*ACTIVITY*:
Reproduce verbatim, line by line, everything from the line containing "Two liquid ethylene" to the last line of the listing below; add nothing.

*PROVIDED MATERIAL*:

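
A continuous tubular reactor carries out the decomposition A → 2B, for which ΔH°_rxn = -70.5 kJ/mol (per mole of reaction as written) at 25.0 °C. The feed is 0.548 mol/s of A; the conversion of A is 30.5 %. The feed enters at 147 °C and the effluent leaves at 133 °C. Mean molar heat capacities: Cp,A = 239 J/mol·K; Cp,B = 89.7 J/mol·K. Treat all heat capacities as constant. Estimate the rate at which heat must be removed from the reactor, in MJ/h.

Extent of reaction ξ = 0.305 × 0.548 = 0.16714 mol/s
Reaction term: ξ·ΔH°_rxn = 0.16714 × -70.5 = -11.783 kJ/s
Sensible, feed 147→25 °C: -15.979 kJ/s
Outlet flows (mol/s): A 0.38086, B 0.33428
Sensible, products 25→133 °C: 13.069 kJ/s
Q = ΔH = -14.693 kJ/s = -14.693 kW
Heat removed = 52.894 MJ/h

Q_out = 52.9 MJ/h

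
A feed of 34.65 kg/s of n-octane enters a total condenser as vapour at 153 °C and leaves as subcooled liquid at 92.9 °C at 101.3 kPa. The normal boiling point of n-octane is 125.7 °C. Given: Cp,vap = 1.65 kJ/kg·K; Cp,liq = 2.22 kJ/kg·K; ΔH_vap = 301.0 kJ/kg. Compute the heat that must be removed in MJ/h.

vapour 153→125.7 °C: -45.045 kJ/kg
condensation at 125.7 °C: -301 kJ/kg
liquid 125.7→92.9 °C: -72.816 kJ/kg
Δh = -45.045 + -301 + -72.816 = -418.86 kJ/kg
Q = ṁ·Δh = 34.65 kg/s × -418.86 kJ/kg = -14514 kJ/s
|Q| = 14514 kW = 52249 MJ/h

Q_c = 52200 MJ/h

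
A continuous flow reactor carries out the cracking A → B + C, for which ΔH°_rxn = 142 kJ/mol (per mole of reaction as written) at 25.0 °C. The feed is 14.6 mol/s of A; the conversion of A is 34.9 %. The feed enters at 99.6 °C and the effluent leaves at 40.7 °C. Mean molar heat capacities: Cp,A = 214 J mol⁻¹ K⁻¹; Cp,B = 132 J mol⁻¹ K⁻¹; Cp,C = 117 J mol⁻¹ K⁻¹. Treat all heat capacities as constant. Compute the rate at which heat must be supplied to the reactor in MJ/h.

Q_in = 1950 MJ/h

Extent of reaction ξ = 0.349 × 14.6 = 5.0954 mol/s
Reaction term: ξ·ΔH°_rxn = 5.0954 × 142 = 723.55 kJ/s
Sensible, feed 99.6→25 °C: -233.08 kJ/s
Outlet flows (mol/s): A 9.5046, B 5.0954, C 5.0954
Sensible, products 25→40.7 °C: 51.853 kJ/s
Q = ΔH = 542.32 kJ/s = 542.32 kW
Heat supplied = 1952.4 MJ/h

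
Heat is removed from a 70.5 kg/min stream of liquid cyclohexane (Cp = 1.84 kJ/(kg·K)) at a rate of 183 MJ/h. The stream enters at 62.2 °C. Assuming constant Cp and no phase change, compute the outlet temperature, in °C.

T_out = 38.7 °C

Q = 183 MJ/h = 3050 kJ/min
ΔT = Q/(ṁ·Cp) = 3050/(70.5×1.84) = 23.512 K
T_out = 62.2 − 23.512 = 38.688 °C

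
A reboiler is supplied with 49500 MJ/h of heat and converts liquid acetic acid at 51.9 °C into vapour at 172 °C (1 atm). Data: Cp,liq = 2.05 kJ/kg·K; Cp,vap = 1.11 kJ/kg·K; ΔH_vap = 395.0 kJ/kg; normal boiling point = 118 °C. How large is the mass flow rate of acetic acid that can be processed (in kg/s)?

Δh = 2.05×(118−51.9) + 395.0 + 1.11×(172−118) = 590.45 kJ/kg
Q = 49500 MJ/h = 13750 kJ/s = 13750 kJ/s
ṁ = Q/Δh = 13750 / 590.45 = 23.288 kg/s

ṁ = 23.3 kg/s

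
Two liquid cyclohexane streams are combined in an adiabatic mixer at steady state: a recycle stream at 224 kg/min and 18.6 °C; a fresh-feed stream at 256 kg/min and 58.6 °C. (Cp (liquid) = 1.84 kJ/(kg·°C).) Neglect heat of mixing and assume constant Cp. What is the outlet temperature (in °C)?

Energy balance with Q = 0: Σ ṁᵢCp,ᵢ(T_out − Tᵢ) = 0
T_out = Σ ṁᵢCp,ᵢTᵢ / Σ ṁᵢCp,ᵢ
      = 35269 / 883.2 = 39.933 °C

T_out = 39.9 °C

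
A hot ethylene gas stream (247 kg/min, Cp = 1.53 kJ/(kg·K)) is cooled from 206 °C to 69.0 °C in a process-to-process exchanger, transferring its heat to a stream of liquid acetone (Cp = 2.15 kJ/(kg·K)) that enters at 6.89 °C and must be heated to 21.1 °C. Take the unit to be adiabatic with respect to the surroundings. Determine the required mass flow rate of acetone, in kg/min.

ṁ_c = 1690 kg/min

Heat released by hot stream: Q = 247 × 1.53 × (206 − 69.0) = 51774 kJ/min
Energy balance on cold side (adiabatic exchanger): Q = ṁ_c·Cp_c·(T_c,out − T_c,in)
ṁ_c = 51774 / [2.15 × (21.1 − 6.89)] = 1694.6 kg/min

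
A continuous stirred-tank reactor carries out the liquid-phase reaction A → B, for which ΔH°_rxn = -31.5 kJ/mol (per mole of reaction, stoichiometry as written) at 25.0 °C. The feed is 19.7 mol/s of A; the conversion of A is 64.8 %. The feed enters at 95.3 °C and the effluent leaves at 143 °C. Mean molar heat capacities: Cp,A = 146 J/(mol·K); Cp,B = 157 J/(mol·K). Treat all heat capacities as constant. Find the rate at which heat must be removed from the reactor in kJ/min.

Q_out = 14900 kJ/min

Extent of reaction ξ = 0.648 × 19.7 = 12.766 mol/s
Reaction term: ξ·ΔH°_rxn = 12.766 × -31.5 = -402.12 kJ/s
Sensible, feed 95.3→25 °C: -202.2 kJ/s
Outlet flows (mol/s): A 6.9344, B 12.766
Sensible, products 25→143 °C: 355.96 kJ/s
Q = ΔH = -248.35 kJ/s = -248.35 kW
Heat removed = 14901 kJ/min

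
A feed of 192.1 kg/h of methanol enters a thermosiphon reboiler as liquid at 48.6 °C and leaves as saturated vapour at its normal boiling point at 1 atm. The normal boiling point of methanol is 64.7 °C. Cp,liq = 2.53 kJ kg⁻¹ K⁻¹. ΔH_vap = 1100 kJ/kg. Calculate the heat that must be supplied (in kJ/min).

Q = 3650 kJ/min

liquid 48.6→64.7 °C: 40.733 kJ/kg
vaporisation at 64.7 °C: 1100 kJ/kg
Δh = 40.733 + 1100 = 1140.7 kJ/kg
Q = ṁ·Δh = 192.1 kg/h × 1140.7 kJ/kg = 219130 kJ/h
|Q| = 60.871 kW = 3652.2 kJ/min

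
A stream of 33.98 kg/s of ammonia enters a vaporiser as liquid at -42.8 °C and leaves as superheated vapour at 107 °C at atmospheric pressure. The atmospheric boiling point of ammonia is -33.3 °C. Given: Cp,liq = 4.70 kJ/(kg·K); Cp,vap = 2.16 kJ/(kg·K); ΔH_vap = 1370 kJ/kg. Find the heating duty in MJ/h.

Q = 210000 MJ/h

liquid -42.8→-33.3 °C: 44.65 kJ/kg
vaporisation at -33.3 °C: 1370 kJ/kg
vapour -33.3→107 °C: 303.05 kJ/kg
Δh = 44.65 + 1370 + 303.05 = 1717.7 kJ/kg
Q = ṁ·Δh = 33.98 kg/s × 1717.7 kJ/kg = 58367 kJ/s
|Q| = 58367 kW = 210120 MJ/h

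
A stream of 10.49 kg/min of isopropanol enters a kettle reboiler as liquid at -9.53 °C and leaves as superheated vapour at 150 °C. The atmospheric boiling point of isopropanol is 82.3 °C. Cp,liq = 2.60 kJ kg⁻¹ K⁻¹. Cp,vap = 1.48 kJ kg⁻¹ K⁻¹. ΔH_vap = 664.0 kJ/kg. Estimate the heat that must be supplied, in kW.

liquid -9.53→82.3 °C: 238.76 kJ/kg
vaporisation at 82.3 °C: 664 kJ/kg
vapour 82.3→150 °C: 100.2 kJ/kg
Δh = 238.76 + 664 + 100.2 = 1003 kJ/kg
Q = ṁ·Δh = 10.49 kg/min × 1003 kJ/kg = 10521 kJ/min
|Q| = 175.35 kW

Q = 175 kW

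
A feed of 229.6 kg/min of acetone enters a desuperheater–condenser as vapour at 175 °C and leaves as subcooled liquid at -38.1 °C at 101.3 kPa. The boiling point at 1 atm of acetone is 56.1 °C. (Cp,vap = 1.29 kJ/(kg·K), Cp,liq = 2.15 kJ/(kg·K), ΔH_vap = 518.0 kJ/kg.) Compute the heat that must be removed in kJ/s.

vapour 175→56.1 °C: -153.38 kJ/kg
condensation at 56.1 °C: -518 kJ/kg
liquid 56.1→-38.1 °C: -202.53 kJ/kg
Δh = -153.38 + -518 + -202.53 = -873.91 kJ/kg
Q = ṁ·Δh = 229.6 kg/min × -873.91 kJ/kg = -200650 kJ/min
|Q| = 3344.2 kW

Q_c = 3340 kJ/s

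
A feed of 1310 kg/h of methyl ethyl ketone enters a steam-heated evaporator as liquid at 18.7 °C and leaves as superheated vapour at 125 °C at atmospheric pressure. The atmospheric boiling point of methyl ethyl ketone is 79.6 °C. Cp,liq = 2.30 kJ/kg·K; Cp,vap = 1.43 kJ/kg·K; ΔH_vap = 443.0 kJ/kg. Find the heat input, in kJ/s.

Q = 236 kJ/s

liquid 18.7→79.6 °C: 140.07 kJ/kg
vaporisation at 79.6 °C: 443 kJ/kg
vapour 79.6→125 °C: 64.922 kJ/kg
Δh = 140.07 + 443 + 64.922 = 647.99 kJ/kg
Q = ṁ·Δh = 1310 kg/h × 647.99 kJ/kg = 848870 kJ/h
|Q| = 235.8 kW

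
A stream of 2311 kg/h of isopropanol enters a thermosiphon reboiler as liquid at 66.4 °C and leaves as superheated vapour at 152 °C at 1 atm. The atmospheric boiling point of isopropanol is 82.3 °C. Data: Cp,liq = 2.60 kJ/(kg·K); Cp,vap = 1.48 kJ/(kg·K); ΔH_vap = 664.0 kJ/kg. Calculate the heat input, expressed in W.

Q = 519000 W

liquid 66.4→82.3 °C: 41.34 kJ/kg
vaporisation at 82.3 °C: 664 kJ/kg
vapour 82.3→152 °C: 103.16 kJ/kg
Δh = 41.34 + 664 + 103.16 = 808.5 kJ/kg
Q = ṁ·Δh = 2311 kg/h × 808.5 kJ/kg = 1.8684e+06 kJ/h
|Q| = 519.01 kW = 519010 W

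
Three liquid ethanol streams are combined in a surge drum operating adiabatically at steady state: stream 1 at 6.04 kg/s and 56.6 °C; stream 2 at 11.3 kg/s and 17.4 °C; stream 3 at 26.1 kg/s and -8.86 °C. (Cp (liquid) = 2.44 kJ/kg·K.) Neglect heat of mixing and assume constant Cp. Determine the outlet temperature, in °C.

T_out = 7.07 °C

No heat crosses the boundary, so H_out = H_in.
Σ ṁᵢCp,ᵢTᵢ = 6.04×2.44×56.6 + 11.3×2.44×17.4 + 26.1×2.44×-8.86 = 749.66
Σ ṁᵢCp,ᵢ = 6.04×2.44 + 11.3×2.44 + 26.1×2.44 = 105.99
T_out = 749.66 / 105.99 = 7.0727 °C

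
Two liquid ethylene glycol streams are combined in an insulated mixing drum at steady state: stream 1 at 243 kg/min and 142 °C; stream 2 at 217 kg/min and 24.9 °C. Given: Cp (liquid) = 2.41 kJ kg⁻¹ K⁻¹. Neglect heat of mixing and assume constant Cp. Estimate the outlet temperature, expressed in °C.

T_out = 86.8 °C

Adiabatic, steady state ⇒ Σ ṁᵢCp,ᵢ(T_out − Tᵢ) = 0
Σ ṁᵢCp,ᵢTᵢ = 243×2.41×142 + 217×2.41×24.9 = 96181
Σ ṁᵢCp,ᵢ = 243×2.41 + 217×2.41 = 1108.6
T_out = 96181 / 1108.6 = 86.759 °C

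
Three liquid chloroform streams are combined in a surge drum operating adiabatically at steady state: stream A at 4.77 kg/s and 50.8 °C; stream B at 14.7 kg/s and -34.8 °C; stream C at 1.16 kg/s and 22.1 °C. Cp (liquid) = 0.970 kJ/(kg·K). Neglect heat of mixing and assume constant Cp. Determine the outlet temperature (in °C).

T_out = -11.8 °C

Adiabatic, steady state ⇒ Σ ṁᵢCp,ᵢ(T_out − Tᵢ) = 0
T_out = Σ ṁᵢCp,ᵢTᵢ / Σ ṁᵢCp,ᵢ
      = -236.3 / 20.011 = -11.808 °C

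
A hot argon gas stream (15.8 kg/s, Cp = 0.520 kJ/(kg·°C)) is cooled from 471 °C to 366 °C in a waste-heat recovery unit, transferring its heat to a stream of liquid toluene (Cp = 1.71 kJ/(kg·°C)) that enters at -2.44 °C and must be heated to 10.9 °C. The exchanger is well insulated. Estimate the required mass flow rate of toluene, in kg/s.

ṁ_c = 37.8 kg/s

Heat released by hot stream: Q = 15.8 × 0.520 × (471 − 366) = 862.68 kJ/s
Energy balance on cold side (adiabatic exchanger): Q = ṁ_c·Cp_c·(T_c,out − T_c,in)
ṁ_c = 862.68 / [1.71 × (10.9 − -2.44)] = 37.818 kg/s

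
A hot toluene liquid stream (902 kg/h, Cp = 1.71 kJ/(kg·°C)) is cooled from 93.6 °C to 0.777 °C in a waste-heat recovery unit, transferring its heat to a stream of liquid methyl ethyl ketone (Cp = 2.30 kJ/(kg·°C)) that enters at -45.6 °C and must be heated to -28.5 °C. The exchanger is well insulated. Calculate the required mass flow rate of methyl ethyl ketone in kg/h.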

*RESULT FOR THIS TASK*:
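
Two liquid ethylene glycol streams are combined in an insulated mixing drum at steady state: stream 1 at 243 kg/min and 142 °C; stream 2 at 217 kg/min and 24.9 °C. Given: Cp (liquid) = 2.41 kJ kg⁻¹ K⁻¹. Neglect heat of mixing and assume constant Cp. Estimate the outlet temperature, expressed in °C.

T_out = 86.8 °C

Adiabatic, steady state ⇒ Σ ṁᵢCp,ᵢ(T_out − Tᵢ) = 0
Σ ṁᵢCp,ᵢTᵢ = 243×2.41×142 + 217×2.41×24.9 = 96181
Σ ṁᵢCp,ᵢ = 243×2.41 + 217×2.41 = 1108.6
T_out = 96181 / 1108.6 = 86.759 °C

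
Three liquid chloroform streams are combined in a surge drum operating adiabatically at steady state: stream A at 4.77 kg/s and 50.8 °C; stream B at 14.7 kg/s and -34.8 °C; stream C at 1.16 kg/s and 22.1 °C. Cp (liquid) = 0.970 kJ/(kg·K). Neglect heat of mixing and assume constant Cp. Determine the outlet temperature (in °C).

T_out = -11.8 °C

Adiabatic, steady state ⇒ Σ ṁᵢCp,ᵢ(T_out − Tᵢ) = 0
T_out = Σ ṁᵢCp,ᵢTᵢ / Σ ṁᵢCp,ᵢ
      = -236.3 / 20.011 = -11.808 °C

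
A hot argon gas stream (15.8 kg/s, Cp = 0.520 kJ/(kg·°C)) is cooled from 471 °C to 366 °C in a waste-heat recovery unit, transferring its heat to a stream of liquid toluene (Cp = 1.71 kJ/(kg·°C)) that enters at -2.44 °C and must be heated to 10.9 °C. The exchanger is well insulated. Estimate the required mass flow rate of toluene, in kg/s.

ṁ_c = 37.8 kg/s

Heat released by hot stream: Q = 15.8 × 0.520 × (471 − 366) = 862.68 kJ/s
Energy balance on cold side (adiabatic exchanger): Q = ṁ_c·Cp_c·(T_c,out − T_c,in)
ṁ_c = 862.68 / [1.71 × (10.9 − -2.44)] = 37.818 kg/s

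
A hot toluene liquid stream (902 kg/h, Cp = 1.71 kJ/(kg·°C)) is cooled from 93.6 °C to 0.777 °C in a waste-heat recovery unit, transferring its heat to a stream of liquid methyl ethyl ketone (Cp = 2.30 kJ/(kg·°C)) that enters at -45.6 °C and must be heated to -28.5 °C. The exchanger is well insulated. Calculate the required mass flow rate of methyl ethyl ketone in kg/h.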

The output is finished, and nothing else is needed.